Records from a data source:

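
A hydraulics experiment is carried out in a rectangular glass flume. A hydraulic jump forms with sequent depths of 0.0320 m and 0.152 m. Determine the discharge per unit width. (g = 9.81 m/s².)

For a rectangular channel the momentum equation gives q² = ½·g·y₁·y₂·(y₁ + y₂) = ½×9.81×0.0320×0.152×0.184 = 0.00439.
q = √0.00439 = 0.0663 m²/s.

q = 0.0663 m²/s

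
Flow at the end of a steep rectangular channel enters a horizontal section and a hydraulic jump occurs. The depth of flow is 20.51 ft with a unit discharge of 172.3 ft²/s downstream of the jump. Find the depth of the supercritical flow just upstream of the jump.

V₂ = q/y₂ = 172.3/20.51 = 8.401 ft/s; Fr₂ = V₂/√(g·y₂) = 0.3269.
The Bélanger relation is symmetric: y₁/y₂ = ½[√(1 + 8Fr₂²) − 1] = ½[√1.8549 − 1] = 0.1810.
y₁ = 0.1810 × 20.51 = 3.712 ft.

y₁ = 3.712 ft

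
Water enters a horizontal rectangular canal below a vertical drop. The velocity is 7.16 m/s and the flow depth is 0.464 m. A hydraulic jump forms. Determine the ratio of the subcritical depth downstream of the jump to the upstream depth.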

**Task to complete:**
None of the lines before the one containing "Flow at the" belong in the answer; reproduce that line and all later lines of the records exactly.

**Result for this task:**
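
Flow at the end of a steep rectangular channel enters a horizontal section and a hydraulic jump occurs. The depth of flow is 20.51 ft with a unit discharge of 172.3 ft²/s downstream of the jump. Find the depth of the supercritical flow just upstream of the jump.

V₂ = q/y₂ = 172.3/20.51 = 8.401 ft/s; Fr₂ = V₂/√(g·y₂) = 0.3269.
The Bélanger relation is symmetric: y₁/y₂ = ½[√(1 + 8Fr₂²) − 1] = ½[√1.8549 − 1] = 0.1810.
y₁ = 0.1810 × 20.51 = 3.712 ft.

y₁ = 3.712 ft

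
Water enters a horizontal rectangular canal below a vertical drop. The velocity is 7.16 m/s and the flow depth is 0.464 m. A hydraulic jump forms. Determine the ratio of the subcritical depth downstream of the jump to the upstream depth.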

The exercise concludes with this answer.